Top of INPUT DATA
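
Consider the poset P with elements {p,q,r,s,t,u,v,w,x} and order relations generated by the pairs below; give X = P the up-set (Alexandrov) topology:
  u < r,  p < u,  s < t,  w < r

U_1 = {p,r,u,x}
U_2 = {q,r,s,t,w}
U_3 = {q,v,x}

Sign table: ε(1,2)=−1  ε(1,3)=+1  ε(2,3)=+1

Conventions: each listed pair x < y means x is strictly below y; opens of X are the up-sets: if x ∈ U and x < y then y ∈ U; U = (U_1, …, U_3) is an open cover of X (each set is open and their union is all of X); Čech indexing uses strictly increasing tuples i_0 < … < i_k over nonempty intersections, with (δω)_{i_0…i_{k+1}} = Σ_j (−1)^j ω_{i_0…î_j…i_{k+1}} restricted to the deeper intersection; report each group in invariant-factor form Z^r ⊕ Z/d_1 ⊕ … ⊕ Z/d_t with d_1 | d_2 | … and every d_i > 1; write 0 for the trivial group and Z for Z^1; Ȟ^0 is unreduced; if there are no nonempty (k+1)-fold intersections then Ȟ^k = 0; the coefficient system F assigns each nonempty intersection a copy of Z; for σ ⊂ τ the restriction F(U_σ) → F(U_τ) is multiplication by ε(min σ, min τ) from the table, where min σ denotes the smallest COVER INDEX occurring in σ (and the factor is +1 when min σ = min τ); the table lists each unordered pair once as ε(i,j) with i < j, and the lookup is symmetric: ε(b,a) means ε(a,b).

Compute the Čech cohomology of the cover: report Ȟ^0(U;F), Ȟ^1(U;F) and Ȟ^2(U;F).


nerve of the cover:
  U12={r} U13={x} U23={q}
C dims 3,3; δ0: rk 3, SNF 1^2·2
Ȟ^0 = (3 − 3) − 0 = 0, so Ȟ^0 ≅ 0
Ȟ^1 = (3 − 0) − 3 = 0 plus torsion [2], so Ȟ^1 ≅ Z/2
Ȟ^2 = (0 − 0) − 0 = 0, so Ȟ^2 ≅ 0

Ȟ^0 ≅ 0; Ȟ^1 ≅ Z/2; Ȟ^2 ≅ 0


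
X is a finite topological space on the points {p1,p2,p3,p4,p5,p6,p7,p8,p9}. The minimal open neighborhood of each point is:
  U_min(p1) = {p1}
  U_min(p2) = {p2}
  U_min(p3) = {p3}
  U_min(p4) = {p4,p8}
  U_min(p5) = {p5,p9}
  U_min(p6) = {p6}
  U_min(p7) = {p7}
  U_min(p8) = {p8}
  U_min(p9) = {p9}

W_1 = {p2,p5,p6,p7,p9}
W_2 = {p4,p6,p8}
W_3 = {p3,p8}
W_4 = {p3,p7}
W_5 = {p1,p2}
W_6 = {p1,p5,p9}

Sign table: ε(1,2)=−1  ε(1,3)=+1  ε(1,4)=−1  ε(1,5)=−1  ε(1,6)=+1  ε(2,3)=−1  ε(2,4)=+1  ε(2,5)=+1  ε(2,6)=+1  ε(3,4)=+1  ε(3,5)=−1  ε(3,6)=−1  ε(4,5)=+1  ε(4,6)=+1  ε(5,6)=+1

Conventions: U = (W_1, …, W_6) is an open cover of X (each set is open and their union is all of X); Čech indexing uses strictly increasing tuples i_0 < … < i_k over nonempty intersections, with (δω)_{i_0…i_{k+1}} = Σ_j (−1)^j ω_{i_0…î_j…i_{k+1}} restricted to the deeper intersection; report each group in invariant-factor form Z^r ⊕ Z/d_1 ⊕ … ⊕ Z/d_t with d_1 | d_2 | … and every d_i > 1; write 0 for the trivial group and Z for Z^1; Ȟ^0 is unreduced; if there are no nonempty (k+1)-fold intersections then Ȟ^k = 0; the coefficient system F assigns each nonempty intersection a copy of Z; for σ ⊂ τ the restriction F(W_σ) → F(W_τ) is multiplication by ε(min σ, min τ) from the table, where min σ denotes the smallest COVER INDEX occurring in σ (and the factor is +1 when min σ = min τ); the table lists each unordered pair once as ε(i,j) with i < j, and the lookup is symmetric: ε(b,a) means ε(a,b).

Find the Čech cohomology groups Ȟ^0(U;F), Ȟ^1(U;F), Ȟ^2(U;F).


nonempty intersections:
  W12={p6} W14={p7} W15={p2} W16={p5,p9} W23={p8} W34={p3} W56={p1}
C dims 6,7; δ0: rk 6, SNF 1^5·2
Ȟ^0: (6−6)−0=0 ⇒ 0
Ȟ^1: (7−0)−6=1 plus torsion [2] ⇒ Z ⊕ Z/2
Ȟ^2: (0−0)−0=0 ⇒ 0

Ȟ^0 = 0; Ȟ^1 = Z ⊕ Z/2; Ȟ^2 = 0


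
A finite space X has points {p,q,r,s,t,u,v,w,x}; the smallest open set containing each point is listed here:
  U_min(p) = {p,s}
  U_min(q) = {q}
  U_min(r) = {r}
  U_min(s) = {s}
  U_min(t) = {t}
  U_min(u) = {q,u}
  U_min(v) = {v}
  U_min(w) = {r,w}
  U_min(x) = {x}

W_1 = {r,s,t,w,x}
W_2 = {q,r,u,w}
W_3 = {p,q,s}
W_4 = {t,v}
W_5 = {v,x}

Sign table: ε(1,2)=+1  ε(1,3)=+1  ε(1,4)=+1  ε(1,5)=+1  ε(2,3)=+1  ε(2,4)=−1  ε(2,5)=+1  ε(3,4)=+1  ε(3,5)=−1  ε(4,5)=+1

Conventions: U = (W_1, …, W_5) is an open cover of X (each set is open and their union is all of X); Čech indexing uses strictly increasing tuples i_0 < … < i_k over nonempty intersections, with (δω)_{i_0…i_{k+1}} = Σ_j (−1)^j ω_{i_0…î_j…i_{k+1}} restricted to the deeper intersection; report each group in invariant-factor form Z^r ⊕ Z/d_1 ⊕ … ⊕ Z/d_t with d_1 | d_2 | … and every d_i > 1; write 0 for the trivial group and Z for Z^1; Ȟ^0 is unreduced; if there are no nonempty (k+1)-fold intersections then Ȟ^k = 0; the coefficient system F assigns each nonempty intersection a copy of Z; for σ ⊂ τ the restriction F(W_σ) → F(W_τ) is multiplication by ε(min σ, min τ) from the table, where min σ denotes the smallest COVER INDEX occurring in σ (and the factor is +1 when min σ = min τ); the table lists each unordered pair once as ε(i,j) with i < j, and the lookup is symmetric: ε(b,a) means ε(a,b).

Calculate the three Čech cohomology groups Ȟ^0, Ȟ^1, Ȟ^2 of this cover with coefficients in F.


Ȟ^0 ≅ Z; Ȟ^1 ≅ Z^2; Ȟ^2 ≅ 0

nonempty overlaps:
  W12={r,w} W13={s} W14={t} W15={x} W23={q} W45={v}
C dims 5,6; δ0: rk 4, SNF 1^4
degree 0: 5−4−0 = 1 → Ȟ^0 ≅ Z
degree 1: 6−0−4 = 2 → Ȟ^1 ≅ Z^2
degree 2: 0−0−0 = 0 → Ȟ^2 ≅ 0


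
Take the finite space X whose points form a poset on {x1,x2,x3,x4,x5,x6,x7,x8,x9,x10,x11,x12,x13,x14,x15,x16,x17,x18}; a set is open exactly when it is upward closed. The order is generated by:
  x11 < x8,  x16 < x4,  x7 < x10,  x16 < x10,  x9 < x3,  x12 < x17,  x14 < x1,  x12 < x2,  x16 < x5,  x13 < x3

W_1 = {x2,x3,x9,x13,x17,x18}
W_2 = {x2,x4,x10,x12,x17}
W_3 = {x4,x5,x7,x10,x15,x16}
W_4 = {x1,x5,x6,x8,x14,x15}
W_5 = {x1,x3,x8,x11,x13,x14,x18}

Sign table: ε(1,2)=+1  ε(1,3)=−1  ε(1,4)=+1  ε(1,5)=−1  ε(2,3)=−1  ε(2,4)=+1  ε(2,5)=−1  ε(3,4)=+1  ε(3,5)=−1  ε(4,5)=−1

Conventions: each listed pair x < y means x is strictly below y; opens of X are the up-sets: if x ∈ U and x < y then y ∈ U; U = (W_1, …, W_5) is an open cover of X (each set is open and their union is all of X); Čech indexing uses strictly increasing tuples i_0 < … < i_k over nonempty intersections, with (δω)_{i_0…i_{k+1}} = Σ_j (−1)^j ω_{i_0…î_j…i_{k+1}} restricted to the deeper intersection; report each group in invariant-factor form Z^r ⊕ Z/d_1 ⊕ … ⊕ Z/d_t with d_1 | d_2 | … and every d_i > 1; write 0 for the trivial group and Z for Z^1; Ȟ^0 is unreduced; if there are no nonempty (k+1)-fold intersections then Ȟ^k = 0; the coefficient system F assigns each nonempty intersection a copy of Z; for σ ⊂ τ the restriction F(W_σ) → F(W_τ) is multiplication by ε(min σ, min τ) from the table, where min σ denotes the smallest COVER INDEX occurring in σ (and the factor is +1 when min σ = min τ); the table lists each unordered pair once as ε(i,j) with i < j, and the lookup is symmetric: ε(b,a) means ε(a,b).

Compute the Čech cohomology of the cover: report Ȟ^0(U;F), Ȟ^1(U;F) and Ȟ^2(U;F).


Ȟ^0 = 0, Ȟ^1 = Z/2 and Ȟ^2 = 0

nerve simplices:
  W12={x2,x17} W15={x3,x13,x18} W23={x4,x10} W34={x5,x15} W45={x1,x8,x14}
C dims 5,5; δ0: rk 5, SNF 1^4·2
degree 0: 5−5−0 = 0 → Ȟ^0 ≅ 0
degree 1: 5−0−5 = 0 plus torsion [2] → Ȟ^1 ≅ Z/2
degree 2: 0−0−0 = 0 → Ȟ^2 ≅ 0


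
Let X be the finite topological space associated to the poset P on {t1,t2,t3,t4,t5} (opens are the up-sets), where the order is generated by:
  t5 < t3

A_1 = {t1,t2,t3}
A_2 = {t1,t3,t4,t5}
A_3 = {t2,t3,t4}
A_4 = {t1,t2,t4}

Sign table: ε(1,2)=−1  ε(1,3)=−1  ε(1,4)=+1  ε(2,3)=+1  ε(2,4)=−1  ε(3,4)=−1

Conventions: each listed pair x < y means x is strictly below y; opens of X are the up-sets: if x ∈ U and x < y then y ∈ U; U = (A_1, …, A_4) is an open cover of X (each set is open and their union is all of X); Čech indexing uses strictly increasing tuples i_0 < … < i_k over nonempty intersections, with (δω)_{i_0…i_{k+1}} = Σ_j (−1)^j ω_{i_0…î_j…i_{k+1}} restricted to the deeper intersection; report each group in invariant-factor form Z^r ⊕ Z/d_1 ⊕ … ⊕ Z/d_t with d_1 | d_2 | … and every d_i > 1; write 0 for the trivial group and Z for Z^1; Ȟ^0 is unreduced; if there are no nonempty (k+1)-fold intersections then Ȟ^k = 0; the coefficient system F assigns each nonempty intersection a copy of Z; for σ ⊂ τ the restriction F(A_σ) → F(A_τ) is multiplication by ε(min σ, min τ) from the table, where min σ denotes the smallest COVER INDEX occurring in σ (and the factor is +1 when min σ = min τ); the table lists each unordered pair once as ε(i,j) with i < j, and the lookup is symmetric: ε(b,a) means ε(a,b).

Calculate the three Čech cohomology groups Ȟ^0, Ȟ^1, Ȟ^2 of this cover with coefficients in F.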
Bottom of INPUT DATA
**TASK DETAILS**
Wherever the word "topological" appears in the entries above, copy that whole line.

**RESULT OF THE EXERCISE**
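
X is a finite topological space on the points {p1,p2,p3,p4,p5,p6,p7,p8,p9}. The minimal open neighborhood of each point is:
Let X be the finite topological space associated to the poset P on {t1,t2,t3,t4,t5} (opens are the up-sets), where the order is generated by: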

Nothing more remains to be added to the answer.